* _What is expected_:
Starting at the first line, copy the data below through to the end, exactly.

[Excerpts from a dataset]
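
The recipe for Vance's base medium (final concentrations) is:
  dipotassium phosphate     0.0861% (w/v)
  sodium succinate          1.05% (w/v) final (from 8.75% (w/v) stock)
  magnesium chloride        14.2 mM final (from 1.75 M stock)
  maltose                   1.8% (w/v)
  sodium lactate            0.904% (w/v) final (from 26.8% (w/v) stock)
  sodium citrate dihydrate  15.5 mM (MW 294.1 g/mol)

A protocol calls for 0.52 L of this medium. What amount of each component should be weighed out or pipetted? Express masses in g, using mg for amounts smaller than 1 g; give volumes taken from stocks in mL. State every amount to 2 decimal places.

dipotassium phosphate 447.72 mg; sodium succinate 62.40 mL; magnesium chloride 4.22 mL; maltose 9.36 g; sodium lactate 17.54 mL; sodium citrate dihydrate 2.37 g

Working volume: 0.52 L.
dipotassium phosphate: 0.0861% w/v = 0.861 g/L → 0.861 × 0.52 L = 0.44772 g = 447.72 mg
sodium succinate: V = C2·V2/C1 = 1.05% ÷ 8.75% × 520 mL = 62.40 mL
magnesium chloride: dilute stock: 14.2 mM × 520 mL ÷ 1750 mM = 4.22 mL
maltose: 1.8% w/v = 18 g/L → 18 × 0.52 L = 9.36 g
sodium lactate: dilute stock: 0.904% ÷ 26.8% × 520 mL = 17.54 mL
sodium citrate dihydrate: 15.5 mmol/L × 294.1 g/mol × 0.52 L ÷ 1000 = 2.37 g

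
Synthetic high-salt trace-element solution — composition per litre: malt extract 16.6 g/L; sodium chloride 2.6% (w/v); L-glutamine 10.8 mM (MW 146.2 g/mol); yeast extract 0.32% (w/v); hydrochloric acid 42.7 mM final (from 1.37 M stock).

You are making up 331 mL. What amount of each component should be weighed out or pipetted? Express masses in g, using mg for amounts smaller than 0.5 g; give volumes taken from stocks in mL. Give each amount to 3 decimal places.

malt extract 5.495 g; sodium chloride 8.606 g; L-glutamine 0.523 g; yeast extract 1.059 g; hydrochloric acid 10.317 mL

Target volume = 331 mL = 0.331 L.
malt extract: 16.6 g/L × 0.331 L = 5.495 g
sodium chloride: 2.6% w/v = 26 g/L → 26 × 0.331 L = 8.606 g
L-glutamine: 10.8 mmol/L × 146.2 g/mol × 0.331 L ÷ 1000 = 0.523 g
yeast extract: 0.32% w/v = 3.2 g/L → 3.2 × 0.331 L = 1.059 g
hydrochloric acid: C1V1 = C2V2 → 42.7 mM × 331 mL ÷ 1370 mM = 10.317 mL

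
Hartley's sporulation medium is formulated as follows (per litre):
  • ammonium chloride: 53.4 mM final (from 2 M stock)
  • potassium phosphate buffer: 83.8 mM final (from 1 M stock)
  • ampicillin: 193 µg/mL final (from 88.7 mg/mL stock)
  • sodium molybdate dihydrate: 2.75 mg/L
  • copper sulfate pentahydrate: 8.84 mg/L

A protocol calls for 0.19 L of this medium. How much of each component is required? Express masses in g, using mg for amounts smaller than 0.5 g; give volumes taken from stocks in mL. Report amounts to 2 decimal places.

ammonium chloride 5.07 mL; potassium phosphate buffer 15.92 mL; ampicillin 0.41 mL; sodium molybdate dihydrate 0.52 mg; copper sulfate pentahydrate 1.68 mg

Scale factor relative to 1 L: 0.19.
ammonium chloride: dilute stock: 53.4 mM × 190 mL ÷ 2000 mM = 5.07 mL
potassium phosphate buffer: dilute stock: 83.8 mM × 190 mL ÷ 1000 mM = 15.92 mL
ampicillin: dilute stock: 193 µg/mL × 190 mL ÷ 88700 µg/mL = 0.41 mL
sodium molybdate dihydrate: 2.75 mg/L × 0.19 L = 0.52 mg
copper sulfate pentahydrate: 8.84 mg/L × 0.19 L = 1.68 mg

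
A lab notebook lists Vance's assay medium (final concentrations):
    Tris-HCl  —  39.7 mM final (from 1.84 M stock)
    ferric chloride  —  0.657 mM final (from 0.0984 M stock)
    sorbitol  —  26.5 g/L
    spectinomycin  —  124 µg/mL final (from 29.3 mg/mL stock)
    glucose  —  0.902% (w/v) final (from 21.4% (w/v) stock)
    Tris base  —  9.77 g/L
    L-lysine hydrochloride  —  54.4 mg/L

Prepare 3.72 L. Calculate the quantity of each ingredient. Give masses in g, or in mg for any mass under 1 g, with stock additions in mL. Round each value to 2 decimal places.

Scale factor relative to 1 L: 3.72.
Tris-HCl: V = C2·V2/C1 = 39.7 mM × 3720 mL ÷ 1840 mM = 80.26 mL
ferric chloride: dilute stock: 0.657 mM × 3720 mL ÷ 98.4 mM = 24.84 mL
sorbitol: 26.5 g/L × 3.72 L = 98.58 g
spectinomycin: V = C2·V2/C1 = 124 µg/mL × 3720 mL ÷ 29300 µg/mL = 15.74 mL
glucose: C1V1 = C2V2 → 0.902% ÷ 21.4% × 3720 mL = 156.80 mL
Tris base: 9.77 g/L × 3.72 L = 36.34 g
L-lysine hydrochloride: 54.4 mg/L × 3.72 L = 202.37 mg

Tris-HCl 80.26 mL; ferric chloride 24.84 mL; sorbitol 98.58 g; spectinomycin 15.74 mL; glucose 156.80 mL; Tris base 36.34 g; L-lysine hydrochloride 202.37 mg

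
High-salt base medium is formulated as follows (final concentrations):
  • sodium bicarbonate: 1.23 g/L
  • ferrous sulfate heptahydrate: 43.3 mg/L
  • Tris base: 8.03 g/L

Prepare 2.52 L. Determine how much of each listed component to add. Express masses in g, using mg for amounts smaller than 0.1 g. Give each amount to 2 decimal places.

sodium bicarbonate 3.10 g; ferrous sulfate heptahydrate 0.11 g; Tris base 20.24 g

Working volume: 2.52 L.
sodium bicarbonate: 1.23 g/L × 2.52 L = 3.10 g
ferrous sulfate heptahydrate: 43.3 mg/L × 2.52 L = 109.116 mg = 0.11 g
Tris base: 8.03 g/L × 2.52 L = 20.24 g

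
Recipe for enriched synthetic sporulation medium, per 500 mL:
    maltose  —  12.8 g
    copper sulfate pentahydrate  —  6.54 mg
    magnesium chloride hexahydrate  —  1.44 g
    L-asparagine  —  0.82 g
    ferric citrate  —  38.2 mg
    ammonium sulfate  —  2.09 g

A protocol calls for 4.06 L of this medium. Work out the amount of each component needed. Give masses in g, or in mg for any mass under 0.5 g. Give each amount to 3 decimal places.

Ratio of target to recipe volume: 4060 / 500 = 8.12.
maltose: 12.8 g × (4060 mL / 500 mL) = 103.936 g
copper sulfate pentahydrate: 6.54 mg × (4060 mL / 500 mL) = 53.105 mg
magnesium chloride hexahydrate: 1.44 g × (4060 mL / 500 mL) = 11.693 g
L-asparagine: 0.82 g × (4060 mL / 500 mL) = 6.658 g
ferric citrate: 38.2 mg × (4060 mL / 500 mL) = 310.184 mg
ammonium sulfate: 2.09 g × (4060 mL / 500 mL) = 16.971 g

maltose 103.936 g; copper sulfate pentahydrate 53.105 mg; magnesium chloride hexahydrate 11.693 g; L-asparagine 6.658 g; ferric citrate 310.184 mg; ammonium sulfate 16.971 g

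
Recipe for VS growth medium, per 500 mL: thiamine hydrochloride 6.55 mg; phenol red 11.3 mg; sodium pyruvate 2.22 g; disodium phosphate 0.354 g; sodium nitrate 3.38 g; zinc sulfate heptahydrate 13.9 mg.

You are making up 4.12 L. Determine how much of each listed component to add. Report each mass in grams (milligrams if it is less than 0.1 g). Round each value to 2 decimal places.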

* _Output_:
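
The recipe for Vance's base medium (final concentrations) is:
  dipotassium phosphate     0.0861% (w/v)
  sodium succinate          1.05% (w/v) final (from 8.75% (w/v) stock)
  magnesium chloride        14.2 mM final (from 1.75 M stock)
  maltose                   1.8% (w/v)
  sodium lactate            0.904% (w/v) final (from 26.8% (w/v) stock)
  sodium citrate dihydrate  15.5 mM (MW 294.1 g/mol)

A protocol calls for 0.52 L of this medium. What amount of each component should be weighed out or pipetted? Express masses in g, using mg for amounts smaller than 1 g; give volumes taken from stocks in mL. State every amount to 2 decimal places.

dipotassium phosphate 447.72 mg; sodium succinate 62.40 mL; magnesium chloride 4.22 mL; maltose 9.36 g; sodium lactate 17.54 mL; sodium citrate dihydrate 2.37 g

Working volume: 0.52 L.
dipotassium phosphate: 0.0861% w/v = 0.861 g/L → 0.861 × 0.52 L = 0.44772 g = 447.72 mg
sodium succinate: V = C2·V2/C1 = 1.05% ÷ 8.75% × 520 mL = 62.40 mL
magnesium chloride: dilute stock: 14.2 mM × 520 mL ÷ 1750 mM = 4.22 mL
maltose: 1.8% w/v = 18 g/L → 18 × 0.52 L = 9.36 g
sodium lactate: dilute stock: 0.904% ÷ 26.8% × 520 mL = 17.54 mL
sodium citrate dihydrate: 15.5 mmol/L × 294.1 g/mol × 0.52 L ÷ 1000 = 2.37 g

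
Synthetic high-salt trace-element solution — composition per litre: malt extract 16.6 g/L; sodium chloride 2.6% (w/v); L-glutamine 10.8 mM (MW 146.2 g/mol); yeast extract 0.32% (w/v); hydrochloric acid 42.7 mM final (from 1.37 M stock).

You are making up 331 mL. What amount of each component should be weighed out or pipetted? Express masses in g, using mg for amounts smaller than 0.5 g; give volumes taken from stocks in mL. Give each amount to 3 decimal places.

malt extract 5.495 g; sodium chloride 8.606 g; L-glutamine 0.523 g; yeast extract 1.059 g; hydrochloric acid 10.317 mL

Target volume = 331 mL = 0.331 L.
malt extract: 16.6 g/L × 0.331 L = 5.495 g
sodium chloride: 2.6% w/v = 26 g/L → 26 × 0.331 L = 8.606 g
L-glutamine: 10.8 mmol/L × 146.2 g/mol × 0.331 L ÷ 1000 = 0.523 g
yeast extract: 0.32% w/v = 3.2 g/L → 3.2 × 0.331 L = 1.059 g
hydrochloric acid: C1V1 = C2V2 → 42.7 mM × 331 mL ÷ 1370 mM = 10.317 mL

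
Hartley's sporulation medium is formulated as follows (per litre):
  • ammonium chloride: 53.4 mM final (from 2 M stock)
  • potassium phosphate buffer: 83.8 mM final (from 1 M stock)
  • ampicillin: 193 µg/mL final (from 88.7 mg/mL stock)
  • sodium molybdate dihydrate: 2.75 mg/L
  • copper sulfate pentahydrate: 8.84 mg/L

A protocol calls for 0.19 L of this medium. How much of each component is required? Express masses in g, using mg for amounts smaller than 0.5 g; give volumes taken from stocks in mL. Report amounts to 2 decimal places.

ammonium chloride 5.07 mL; potassium phosphate buffer 15.92 mL; ampicillin 0.41 mL; sodium molybdate dihydrate 0.52 mg; copper sulfate pentahydrate 1.68 mg

Scale factor relative to 1 L: 0.19.
ammonium chloride: dilute stock: 53.4 mM × 190 mL ÷ 2000 mM = 5.07 mL
potassium phosphate buffer: dilute stock: 83.8 mM × 190 mL ÷ 1000 mM = 15.92 mL
ampicillin: dilute stock: 193 µg/mL × 190 mL ÷ 88700 µg/mL = 0.41 mL
sodium molybdate dihydrate: 2.75 mg/L × 0.19 L = 0.52 mg
copper sulfate pentahydrate: 8.84 mg/L × 0.19 L = 1.68 mg

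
A lab notebook lists Vance's assay medium (final concentrations):
    Tris-HCl  —  39.7 mM final (from 1.84 M stock)
    ferric chloride  —  0.657 mM final (from 0.0984 M stock)
    sorbitol  —  26.5 g/L
    spectinomycin  —  124 µg/mL final (from 29.3 mg/mL stock)
    glucose  —  0.902% (w/v) final (from 21.4% (w/v) stock)
    Tris base  —  9.77 g/L
    L-lysine hydrochloride  —  54.4 mg/L

Prepare 3.72 L. Calculate the quantity of each ingredient. Give masses in g, or in mg for any mass under 1 g, with stock additions in mL. Round each value to 2 decimal places.

Scale factor relative to 1 L: 3.72.
Tris-HCl: V = C2·V2/C1 = 39.7 mM × 3720 mL ÷ 1840 mM = 80.26 mL
ferric chloride: dilute stock: 0.657 mM × 3720 mL ÷ 98.4 mM = 24.84 mL
sorbitol: 26.5 g/L × 3.72 L = 98.58 g
spectinomycin: V = C2·V2/C1 = 124 µg/mL × 3720 mL ÷ 29300 µg/mL = 15.74 mL
glucose: C1V1 = C2V2 → 0.902% ÷ 21.4% × 3720 mL = 156.80 mL
Tris base: 9.77 g/L × 3.72 L = 36.34 g
L-lysine hydrochloride: 54.4 mg/L × 3.72 L = 202.37 mg

Tris-HCl 80.26 mL; ferric chloride 24.84 mL; sorbitol 98.58 g; spectinomycin 15.74 mL; glucose 156.80 mL; Tris base 36.34 g; L-lysine hydrochloride 202.37 mg

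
High-salt base medium is formulated as follows (final concentrations):
  • sodium bicarbonate: 1.23 g/L
  • ferrous sulfate heptahydrate: 43.3 mg/L
  • Tris base: 8.03 g/L

Prepare 2.52 L. Determine how much of each listed component to add. Express masses in g, using mg for amounts smaller than 0.1 g. Give each amount to 2 decimal places.

sodium bicarbonate 3.10 g; ferrous sulfate heptahydrate 0.11 g; Tris base 20.24 g

Working volume: 2.52 L.
sodium bicarbonate: 1.23 g/L × 2.52 L = 3.10 g
ferrous sulfate heptahydrate: 43.3 mg/L × 2.52 L = 109.116 mg = 0.11 g
Tris base: 8.03 g/L × 2.52 L = 20.24 g

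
Recipe for enriched synthetic sporulation medium, per 500 mL:
    maltose  —  12.8 g
    copper sulfate pentahydrate  —  6.54 mg
    magnesium chloride hexahydrate  —  1.44 g
    L-asparagine  —  0.82 g
    ferric citrate  —  38.2 mg
    ammonium sulfate  —  2.09 g

A protocol calls for 4.06 L of this medium. Work out the amount of each component needed. Give masses in g, or in mg for any mass under 0.5 g. Give each amount to 3 decimal places.

Ratio of target to recipe volume: 4060 / 500 = 8.12.
maltose: 12.8 g × (4060 mL / 500 mL) = 103.936 g
copper sulfate pentahydrate: 6.54 mg × (4060 mL / 500 mL) = 53.105 mg
magnesium chloride hexahydrate: 1.44 g × (4060 mL / 500 mL) = 11.693 g
L-asparagine: 0.82 g × (4060 mL / 500 mL) = 6.658 g
ferric citrate: 38.2 mg × (4060 mL / 500 mL) = 310.184 mg
ammonium sulfate: 2.09 g × (4060 mL / 500 mL) = 16.971 g

maltose 103.936 g; copper sulfate pentahydrate 53.105 mg; magnesium chloride hexahydrate 11.693 g; L-asparagine 6.658 g; ferric citrate 310.184 mg; ammonium sulfate 16.971 g

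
Recipe for VS growth medium, per 500 mL: thiamine hydrochloride 6.55 mg; phenol red 11.3 mg; sodium pyruvate 2.22 g; disodium phosphate 0.354 g; sodium nitrate 3.38 g; zinc sulfate heptahydrate 13.9 mg.

You are making up 4.12 L. Determine how much of each listed component to add. Report each mass in grams (milligrams if it is less than 0.1 g). Round each value to 2 decimal places.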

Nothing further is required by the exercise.